■ MATERIALS PROVIDED ■

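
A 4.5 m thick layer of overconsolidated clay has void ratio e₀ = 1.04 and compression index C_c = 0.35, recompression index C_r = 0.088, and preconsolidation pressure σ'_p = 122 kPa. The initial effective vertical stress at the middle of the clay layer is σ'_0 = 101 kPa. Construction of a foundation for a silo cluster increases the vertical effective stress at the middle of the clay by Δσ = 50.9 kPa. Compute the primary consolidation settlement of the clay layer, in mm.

S_c ≈ 89.4 mm

Final effective stress: σ'_f = 101 + 50.9 = 151.9 kPa.
σ'_f = 151.9 > σ'_p = 122 kPa, so the stress path crosses the preconsolidation pressure — recompression up to σ'_p, then virgin compression beyond:
S_c = H/(1+e₀)·[C_r·log₁₀(σ'_p/σ'_0) + C_c·log₁₀(σ'_f/σ'_p)]
    = 4.5/2.04 × [0.088×log₁₀(122/101) + 0.35×log₁₀(151.9/122)]
    = 2.2059 × [0.0072194 + 0.033319] = 0.08942 m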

■ WHAT IS EXPECTED ■
From the first line to the last, please write out the entries exactly.

■ RESPONSE FOR THIS EXERCISE ■
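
A 4.5 m thick layer of overconsolidated clay has void ratio e₀ = 1.04 and compression index C_c = 0.35, recompression index C_r = 0.088, and preconsolidation pressure σ'_p = 122 kPa. The initial effective vertical stress at the middle of the clay layer is σ'_0 = 101 kPa. Construction of a foundation for a silo cluster increases the vertical effective stress at the middle of the clay by Δσ = 50.9 kPa. Compute the primary consolidation settlement of the clay layer, in mm.

S_c ≈ 89.4 mm

Final effective stress: σ'_f = 101 + 50.9 = 151.9 kPa.
σ'_f = 151.9 > σ'_p = 122 kPa, so the stress path crosses the preconsolidation pressure — recompression up to σ'_p, then virgin compression beyond:
S_c = H/(1+e₀)·[C_r·log₁₀(σ'_p/σ'_0) + C_c·log₁₀(σ'_f/σ'_p)]
    = 4.5/2.04 × [0.088×log₁₀(122/101) + 0.35×log₁₀(151.9/122)]
    = 2.2059 × [0.0072194 + 0.033319] = 0.08942 m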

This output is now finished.